### WHAT THE TASK REQUIRES
Every line of the records counts; transcribe each one exactly.

### DATASET
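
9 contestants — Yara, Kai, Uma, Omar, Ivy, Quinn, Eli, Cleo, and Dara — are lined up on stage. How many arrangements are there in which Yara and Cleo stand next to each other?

80640

Glue Yara and Cleo into one block (2 internal orders), leaving 8 units to arrange in a row.
That gives 2 × 8! = 2 × 40320 = 80640.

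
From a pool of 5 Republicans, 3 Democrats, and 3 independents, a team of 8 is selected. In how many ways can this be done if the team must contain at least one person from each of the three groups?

163

With no constraint there are C(11,8) = 165 possible selections.
Selections missing a whole group: no Republicans → C(6,8) = 0; no Democrats → C(8,8) = 1; no independents → C(8,8) = 1.
Add back selections omitting two groups (i.e. drawn from a single group): C(5,8) + C(3,8) + C(3,8) = 0.
By inclusion–exclusion: 165 − 2 + 0 = 163.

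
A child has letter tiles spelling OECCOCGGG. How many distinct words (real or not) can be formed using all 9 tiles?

The 9 letters of OECCOCGGG have repeats: C appearing 3 times, G appearing 3 times, and O appearing twice.
The number of distinct arrangements is 9!/(3!·3!·2!) = 362880/72 = 5040.

5040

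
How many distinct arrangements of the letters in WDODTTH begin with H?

Fix H in the first position and arrange the remaining 6 letters.
Those 6 letters have D appearing twice and T appearing twice, giving (6)!/(2!·2!) = 180.

180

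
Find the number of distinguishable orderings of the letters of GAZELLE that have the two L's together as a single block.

360

Treat the 2 copies of L as a single block. The multiset to arrange is then {LL, A, E, E, G, Z}, 6 items in all.
That gives (6)!/(2!) = 360 arrangements.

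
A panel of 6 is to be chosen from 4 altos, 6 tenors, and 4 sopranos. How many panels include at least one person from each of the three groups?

2556

Unrestricted: C(14,6) = 3003 ways to pick any 6 of the 14.
Selections missing a whole group: no altos → C(10,6) = 210; no tenors → C(8,6) = 28; no sopranos → C(10,6) = 210.
Add back selections omitting two groups (i.e. drawn from a single group): C(4,6) + C(6,6) + C(4,6) = 1.
By inclusion–exclusion: 3003 − 448 + 1 = 2556.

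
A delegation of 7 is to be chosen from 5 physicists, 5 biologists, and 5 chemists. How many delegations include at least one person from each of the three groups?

6075

Total 7-person selections from all 15: C(15,7) = 6435.
Selections missing a whole group: no physicists → C(10,7) = 120; no biologists → C(10,7) = 120; no chemists → C(10,7) = 120.
Add back selections omitting two groups (i.e. drawn from a single group): C(5,7) + C(5,7) + C(5,7) = 0.
By inclusion–exclusion: 6435 − 360 + 0 = 6075.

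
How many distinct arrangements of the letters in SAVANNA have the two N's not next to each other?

There are 7!/(3!·2!) = 420 arrangements of SAVANNA in total.
Arrangements with the N's together: treat NN as one letter, giving (6)!/(3!) = 120.
Hence 420 − 120 = 300.

300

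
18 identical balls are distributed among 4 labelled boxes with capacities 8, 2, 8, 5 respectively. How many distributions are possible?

46

Without the upper bounds there are C(21,3) = 1330 ways to split 18 among 4 boxes.
Subtract solutions that violate a single cap (substitute x_i' = x_i − (cap_i+1)): x_1 ≥ 9 gives C(12,3) = 220; x_2 ≥ 3 gives C(18,3) = 816; x_3 ≥ 9 gives C(12,3) = 220; x_4 ≥ 6 gives C(15,3) = 455. Together 1711.
Add back pairs where two caps are both exceeded: 84 + 1 + 20 + 84 + 220 + 20 = 429.
Subtract triples: 0 + 1 + 0 + 1 = 2.
By inclusion–exclusion the count is 1330 − 1711 + 429 − 2 = 46.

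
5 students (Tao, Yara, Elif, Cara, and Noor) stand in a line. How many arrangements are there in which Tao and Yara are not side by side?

There are 5! = 120 arrangements in all. If Tao and Yara are adjacent, merging them into one block gives 2·(4)! = 48 arrangements.
So 120 − 48 = 72 arrangements keep them apart.

72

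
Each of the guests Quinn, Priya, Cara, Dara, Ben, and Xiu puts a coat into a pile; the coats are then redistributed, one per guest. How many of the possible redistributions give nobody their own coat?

265

Let Aᵢ be the assignments in which guest i gets their own coat. We want the size of the complement of A₁∪…∪A_6.
By inclusion–exclusion this is Σ_{j=0}^{6} (−1)^j C(6,j)·(6−j)!.
Computing: 720 − 720 + 360 − 120 + 30 − 6 + 1 = 265.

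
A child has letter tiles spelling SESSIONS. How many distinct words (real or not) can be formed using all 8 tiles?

1680

SESSIONS has 8 letters with S appearing 4 times.
Dividing 8! = 40320 by 4! = 24 for the repeated letters gives 1680.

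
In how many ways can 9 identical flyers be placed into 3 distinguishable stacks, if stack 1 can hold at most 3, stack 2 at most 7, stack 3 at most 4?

17

Ignoring the caps, the number of non-negative solutions to x_1+…+x_3 = 9 is C(11,2) = 55.
Subtract solutions that violate a single cap (substitute x_i' = x_i − (cap_i+1)): x_1 ≥ 4 gives C(7,2) = 21; x_2 ≥ 8 gives C(3,2) = 3; x_3 ≥ 5 gives C(6,2) = 15. Together 39.
Add back pairs where two caps are both exceeded: 0 + 1 + 0 = 1.
By inclusion–exclusion the count is 55 − 39 + 1 = 17.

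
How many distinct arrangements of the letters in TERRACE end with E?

360

With the last slot taken by E, it remains to arrange the other 6 letters (TRRACE).
Those 6 letters have R appearing twice, giving (6)!/(2!) = 360.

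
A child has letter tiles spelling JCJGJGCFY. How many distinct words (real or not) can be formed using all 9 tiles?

Letter multiplicities in JCJGJGCFY: C×2, F×1, G×2, J×3, Y×1.
The number of distinct arrangements is 9!/(3!·2!·2!) = 362880/24 = 15120.

15120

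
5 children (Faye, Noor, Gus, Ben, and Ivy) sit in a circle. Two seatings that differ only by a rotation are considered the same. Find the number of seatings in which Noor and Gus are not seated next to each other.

12

All circular seatings of 5 people number (4)! = 24.
Those with Noor next to Gus: fuse the pair into one unit and seat 4 units around a circle — 2·(3)! = 12.
Subtracting, 24 − 12 = 12.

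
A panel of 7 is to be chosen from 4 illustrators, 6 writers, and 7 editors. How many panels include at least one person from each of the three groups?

Total 7-person selections from all 17: C(17,7) = 19448.
Selections missing a whole group: no illustrators → C(13,7) = 1716; no writers → C(11,7) = 330; no editors → C(10,7) = 120.
Add back selections omitting two groups (i.e. drawn from a single group): C(4,7) + C(6,7) + C(7,7) = 1.
By inclusion–exclusion: 19448 − 2166 + 1 = 17283.

17283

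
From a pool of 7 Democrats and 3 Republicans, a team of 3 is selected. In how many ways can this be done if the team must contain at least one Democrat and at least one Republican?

With no constraint there are C(10,3) = 120 possible selections.
Selections missing a whole group: no Democrats → C(3,3) = 1; no Republicans → C(7,3) = 35.
Both groups omitted at once is impossible, so 120 − 36 = 84.

84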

### ANSWER BOX
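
9 contestants — Yara, Kai, Uma, Omar, Ivy, Quinn, Eli, Cleo, and Dara — are lined up on stage. How many arrangements are there in which Yara and Cleo stand next to each other?

80640

Glue Yara and Cleo into one block (2 internal orders), leaving 8 units to arrange in a row.
That gives 2 × 8! = 2 × 40320 = 80640.

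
From a pool of 5 Republicans, 3 Democrats, and 3 independents, a team of 8 is selected. In how many ways can this be done if the team must contain at least one person from each of the three groups?

163

With no constraint there are C(11,8) = 165 possible selections.
Selections missing a whole group: no Republicans → C(6,8) = 0; no Democrats → C(8,8) = 1; no independents → C(8,8) = 1.
Add back selections omitting two groups (i.e. drawn from a single group): C(5,8) + C(3,8) + C(3,8) = 0.
By inclusion–exclusion: 165 − 2 + 0 = 163.

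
A child has letter tiles spelling OECCOCGGG. How many distinct words (real or not) can be formed using all 9 tiles?

The 9 letters of OECCOCGGG have repeats: C appearing 3 times, G appearing 3 times, and O appearing twice.
The number of distinct arrangements is 9!/(3!·3!·2!) = 362880/72 = 5040.

5040

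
How many distinct arrangements of the letters in WDODTTH begin with H?

Fix H in the first position and arrange the remaining 6 letters.
Those 6 letters have D appearing twice and T appearing twice, giving (6)!/(2!·2!) = 180.

180

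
Find the number of distinguishable orderings of the letters of GAZELLE that have the two L's together as a single block.

360

Treat the 2 copies of L as a single block. The multiset to arrange is then {LL, A, E, E, G, Z}, 6 items in all.
That gives (6)!/(2!) = 360 arrangements.

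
A panel of 6 is to be chosen from 4 altos, 6 tenors, and 4 sopranos. How many panels include at least one person from each of the three groups?

2556

Unrestricted: C(14,6) = 3003 ways to pick any 6 of the 14.
Selections missing a whole group: no altos → C(10,6) = 210; no tenors → C(8,6) = 28; no sopranos → C(10,6) = 210.
Add back selections omitting two groups (i.e. drawn from a single group): C(4,6) + C(6,6) + C(4,6) = 1.
By inclusion–exclusion: 3003 − 448 + 1 = 2556.

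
A delegation of 7 is to be chosen from 5 physicists, 5 biologists, and 5 chemists. How many delegations include at least one person from each of the three groups?

6075

Total 7-person selections from all 15: C(15,7) = 6435.
Selections missing a whole group: no physicists → C(10,7) = 120; no biologists → C(10,7) = 120; no chemists → C(10,7) = 120.
Add back selections omitting two groups (i.e. drawn from a single group): C(5,7) + C(5,7) + C(5,7) = 0.
By inclusion–exclusion: 6435 − 360 + 0 = 6075.

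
How many distinct arrangements of the letters in SAVANNA have the two N's not next to each other?

There are 7!/(3!·2!) = 420 arrangements of SAVANNA in total.
Arrangements with the N's together: treat NN as one letter, giving (6)!/(3!) = 120.
Hence 420 − 120 = 300.

300

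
18 identical balls are distributed among 4 labelled boxes with capacities 8, 2, 8, 5 respectively. How many distributions are possible?

46

Without the upper bounds there are C(21,3) = 1330 ways to split 18 among 4 boxes.
Subtract solutions that violate a single cap (substitute x_i' = x_i − (cap_i+1)): x_1 ≥ 9 gives C(12,3) = 220; x_2 ≥ 3 gives C(18,3) = 816; x_3 ≥ 9 gives C(12,3) = 220; x_4 ≥ 6 gives C(15,3) = 455. Together 1711.
Add back pairs where two caps are both exceeded: 84 + 1 + 20 + 84 + 220 + 20 = 429.
Subtract triples: 0 + 1 + 0 + 1 = 2.
By inclusion–exclusion the count is 1330 − 1711 + 429 − 2 = 46.

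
5 students (Tao, Yara, Elif, Cara, and Noor) stand in a line. How many arrangements are there in which Tao and Yara are not side by side?

There are 5! = 120 arrangements in all. If Tao and Yara are adjacent, merging them into one block gives 2·(4)! = 48 arrangements.
So 120 − 48 = 72 arrangements keep them apart.

72

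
Each of the guests Quinn, Priya, Cara, Dara, Ben, and Xiu puts a coat into a pile; the coats are then redistributed, one per guest. How many of the possible redistributions give nobody their own coat?

265

Let Aᵢ be the assignments in which guest i gets their own coat. We want the size of the complement of A₁∪…∪A_6.
By inclusion–exclusion this is Σ_{j=0}^{6} (−1)^j C(6,j)·(6−j)!.
Computing: 720 − 720 + 360 − 120 + 30 − 6 + 1 = 265.

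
A child has letter tiles spelling SESSIONS. How many distinct words (real or not) can be formed using all 8 tiles?

1680

SESSIONS has 8 letters with S appearing 4 times.
Dividing 8! = 40320 by 4! = 24 for the repeated letters gives 1680.

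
In how many ways can 9 identical flyers be placed into 3 distinguishable stacks, if stack 1 can hold at most 3, stack 2 at most 7, stack 3 at most 4?

17

Ignoring the caps, the number of non-negative solutions to x_1+…+x_3 = 9 is C(11,2) = 55.
Subtract solutions that violate a single cap (substitute x_i' = x_i − (cap_i+1)): x_1 ≥ 4 gives C(7,2) = 21; x_2 ≥ 8 gives C(3,2) = 3; x_3 ≥ 5 gives C(6,2) = 15. Together 39.
Add back pairs where two caps are both exceeded: 0 + 1 + 0 = 1.
By inclusion–exclusion the count is 55 − 39 + 1 = 17.

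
How many distinct arrangements of the letters in TERRACE end with E?

360

With the last slot taken by E, it remains to arrange the other 6 letters (TRRACE).
Those 6 letters have R appearing twice, giving (6)!/(2!) = 360.

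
A child has letter tiles spelling JCJGJGCFY. How many distinct words (real or not) can be formed using all 9 tiles?

Letter multiplicities in JCJGJGCFY: C×2, F×1, G×2, J×3, Y×1.
The number of distinct arrangements is 9!/(3!·2!·2!) = 362880/24 = 15120.

15120

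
5 children (Faye, Noor, Gus, Ben, and Ivy) sit in a circle. Two seatings that differ only by a rotation are considered the same. Find the number of seatings in which Noor and Gus are not seated next to each other.

12

All circular seatings of 5 people number (4)! = 24.
Those with Noor next to Gus: fuse the pair into one unit and seat 4 units around a circle — 2·(3)! = 12.
Subtracting, 24 − 12 = 12.

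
A panel of 7 is to be chosen from 4 illustrators, 6 writers, and 7 editors. How many panels include at least one person from each of the three groups?

Total 7-person selections from all 17: C(17,7) = 19448.
Selections missing a whole group: no illustrators → C(13,7) = 1716; no writers → C(11,7) = 330; no editors → C(10,7) = 120.
Add back selections omitting two groups (i.e. drawn from a single group): C(4,7) + C(6,7) + C(7,7) = 1.
By inclusion–exclusion: 19448 − 2166 + 1 = 17283.

17283

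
From a pool of 7 Democrats and 3 Republicans, a team of 3 is selected. In how many ways can this be done if the team must contain at least one Democrat and at least one Republican?

With no constraint there are C(10,3) = 120 possible selections.
Selections missing a whole group: no Democrats → C(3,3) = 1; no Republicans → C(7,3) = 35.
Both groups omitted at once is impossible, so 120 − 36 = 84.

84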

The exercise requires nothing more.